Provided information:
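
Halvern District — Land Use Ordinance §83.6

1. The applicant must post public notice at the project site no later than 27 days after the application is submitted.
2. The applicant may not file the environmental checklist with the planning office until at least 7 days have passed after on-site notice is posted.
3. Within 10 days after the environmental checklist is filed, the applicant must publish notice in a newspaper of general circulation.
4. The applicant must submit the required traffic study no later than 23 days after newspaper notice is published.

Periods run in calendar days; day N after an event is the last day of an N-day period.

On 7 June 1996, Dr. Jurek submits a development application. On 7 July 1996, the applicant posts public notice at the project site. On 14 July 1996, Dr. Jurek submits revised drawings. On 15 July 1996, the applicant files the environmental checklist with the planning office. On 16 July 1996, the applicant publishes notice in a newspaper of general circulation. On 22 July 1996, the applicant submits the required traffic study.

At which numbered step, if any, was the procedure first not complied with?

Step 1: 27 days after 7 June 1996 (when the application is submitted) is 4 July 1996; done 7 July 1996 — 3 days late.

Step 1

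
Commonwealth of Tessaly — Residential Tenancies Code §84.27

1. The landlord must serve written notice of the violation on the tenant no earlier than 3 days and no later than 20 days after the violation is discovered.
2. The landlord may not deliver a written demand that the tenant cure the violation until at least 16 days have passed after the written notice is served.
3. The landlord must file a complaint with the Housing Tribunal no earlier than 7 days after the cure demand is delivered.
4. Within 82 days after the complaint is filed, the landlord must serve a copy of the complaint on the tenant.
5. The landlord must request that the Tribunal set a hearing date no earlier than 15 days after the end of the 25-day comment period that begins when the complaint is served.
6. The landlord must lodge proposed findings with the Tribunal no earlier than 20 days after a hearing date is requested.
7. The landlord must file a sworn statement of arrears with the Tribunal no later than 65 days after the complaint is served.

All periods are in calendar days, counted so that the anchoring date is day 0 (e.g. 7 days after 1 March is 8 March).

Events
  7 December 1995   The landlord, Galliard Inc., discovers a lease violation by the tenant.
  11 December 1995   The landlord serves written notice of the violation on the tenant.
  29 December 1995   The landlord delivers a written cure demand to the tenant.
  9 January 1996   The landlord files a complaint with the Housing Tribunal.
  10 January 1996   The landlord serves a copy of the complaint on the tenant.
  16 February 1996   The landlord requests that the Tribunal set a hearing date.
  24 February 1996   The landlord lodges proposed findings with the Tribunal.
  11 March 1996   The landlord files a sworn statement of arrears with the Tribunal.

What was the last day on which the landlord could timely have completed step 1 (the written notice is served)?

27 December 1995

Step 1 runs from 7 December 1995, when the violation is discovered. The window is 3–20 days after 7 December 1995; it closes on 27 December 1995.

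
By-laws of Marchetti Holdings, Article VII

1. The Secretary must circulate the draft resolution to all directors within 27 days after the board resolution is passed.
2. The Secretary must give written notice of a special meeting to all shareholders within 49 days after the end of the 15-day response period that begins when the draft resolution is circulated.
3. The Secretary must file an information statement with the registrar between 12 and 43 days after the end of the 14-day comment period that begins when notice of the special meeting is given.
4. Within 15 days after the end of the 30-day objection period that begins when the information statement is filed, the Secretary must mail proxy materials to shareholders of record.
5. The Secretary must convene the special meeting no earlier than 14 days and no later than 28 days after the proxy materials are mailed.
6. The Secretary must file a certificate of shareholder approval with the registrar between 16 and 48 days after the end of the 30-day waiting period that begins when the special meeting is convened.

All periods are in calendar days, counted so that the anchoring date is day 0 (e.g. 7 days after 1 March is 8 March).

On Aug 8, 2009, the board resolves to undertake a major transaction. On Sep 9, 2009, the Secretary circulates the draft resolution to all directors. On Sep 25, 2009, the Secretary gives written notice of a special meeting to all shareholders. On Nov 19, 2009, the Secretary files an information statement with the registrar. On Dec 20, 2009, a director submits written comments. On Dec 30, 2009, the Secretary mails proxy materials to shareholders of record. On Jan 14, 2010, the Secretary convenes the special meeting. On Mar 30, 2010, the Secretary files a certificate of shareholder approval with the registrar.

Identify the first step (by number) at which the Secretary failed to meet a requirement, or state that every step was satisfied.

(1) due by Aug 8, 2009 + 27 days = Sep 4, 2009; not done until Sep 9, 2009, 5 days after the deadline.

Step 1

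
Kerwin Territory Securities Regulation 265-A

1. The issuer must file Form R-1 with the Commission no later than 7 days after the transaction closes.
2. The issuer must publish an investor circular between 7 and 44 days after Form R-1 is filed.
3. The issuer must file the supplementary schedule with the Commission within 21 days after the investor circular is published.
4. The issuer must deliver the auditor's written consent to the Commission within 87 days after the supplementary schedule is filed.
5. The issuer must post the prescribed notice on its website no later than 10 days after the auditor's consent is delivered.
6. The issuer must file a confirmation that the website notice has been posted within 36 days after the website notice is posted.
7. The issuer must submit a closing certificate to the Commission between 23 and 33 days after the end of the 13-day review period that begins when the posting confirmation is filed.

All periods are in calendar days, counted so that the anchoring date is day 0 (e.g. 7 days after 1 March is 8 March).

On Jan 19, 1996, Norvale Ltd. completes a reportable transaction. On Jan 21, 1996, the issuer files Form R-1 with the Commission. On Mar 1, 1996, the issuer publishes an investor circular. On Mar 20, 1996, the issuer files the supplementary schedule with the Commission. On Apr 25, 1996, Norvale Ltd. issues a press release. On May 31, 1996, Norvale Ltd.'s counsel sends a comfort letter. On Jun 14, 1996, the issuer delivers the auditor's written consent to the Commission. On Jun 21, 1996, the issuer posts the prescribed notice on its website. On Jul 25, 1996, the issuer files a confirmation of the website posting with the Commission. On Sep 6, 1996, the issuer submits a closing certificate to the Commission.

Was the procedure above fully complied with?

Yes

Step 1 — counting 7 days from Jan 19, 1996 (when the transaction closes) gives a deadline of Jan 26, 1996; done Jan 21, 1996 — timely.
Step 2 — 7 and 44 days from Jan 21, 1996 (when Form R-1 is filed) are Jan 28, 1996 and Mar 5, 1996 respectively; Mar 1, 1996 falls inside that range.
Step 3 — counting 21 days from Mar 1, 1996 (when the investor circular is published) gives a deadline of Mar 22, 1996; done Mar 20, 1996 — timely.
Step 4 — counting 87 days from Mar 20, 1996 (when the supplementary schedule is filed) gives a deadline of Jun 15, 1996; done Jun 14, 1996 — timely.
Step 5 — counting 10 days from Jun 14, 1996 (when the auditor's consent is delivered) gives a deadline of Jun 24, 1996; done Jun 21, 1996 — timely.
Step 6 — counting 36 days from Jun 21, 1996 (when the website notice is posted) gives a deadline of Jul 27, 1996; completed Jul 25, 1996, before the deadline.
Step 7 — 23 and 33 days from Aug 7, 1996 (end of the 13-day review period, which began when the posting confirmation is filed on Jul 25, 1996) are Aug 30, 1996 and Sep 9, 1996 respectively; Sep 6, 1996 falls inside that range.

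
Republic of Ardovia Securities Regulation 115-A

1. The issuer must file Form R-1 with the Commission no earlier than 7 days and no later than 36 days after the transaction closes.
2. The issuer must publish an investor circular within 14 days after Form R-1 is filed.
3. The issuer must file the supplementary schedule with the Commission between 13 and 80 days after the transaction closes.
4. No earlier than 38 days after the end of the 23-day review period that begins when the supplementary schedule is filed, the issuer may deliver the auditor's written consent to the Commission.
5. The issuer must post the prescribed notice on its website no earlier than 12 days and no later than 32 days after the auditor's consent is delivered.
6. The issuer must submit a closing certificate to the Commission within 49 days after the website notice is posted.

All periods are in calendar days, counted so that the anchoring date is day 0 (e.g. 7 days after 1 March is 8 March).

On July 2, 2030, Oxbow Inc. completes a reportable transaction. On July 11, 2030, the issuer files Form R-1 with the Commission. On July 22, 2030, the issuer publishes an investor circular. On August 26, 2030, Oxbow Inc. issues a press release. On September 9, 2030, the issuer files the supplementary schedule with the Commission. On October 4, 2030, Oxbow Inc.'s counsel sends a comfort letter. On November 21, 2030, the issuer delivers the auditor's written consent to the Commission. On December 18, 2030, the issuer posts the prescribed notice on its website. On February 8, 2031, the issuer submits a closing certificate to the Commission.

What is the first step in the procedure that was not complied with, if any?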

Problem description: Your task is to transcribe, with no changes, only the lines of the listing above that lie between the line holding "24 February 1996" and the line holding "11 March 1996", inclusive.

Your response:
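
  24 February 1996   The landlord lodges proposed findings with the Tribunal.
  11 March 1996   The landlord files a sworn statement of arrears with the Tribunal.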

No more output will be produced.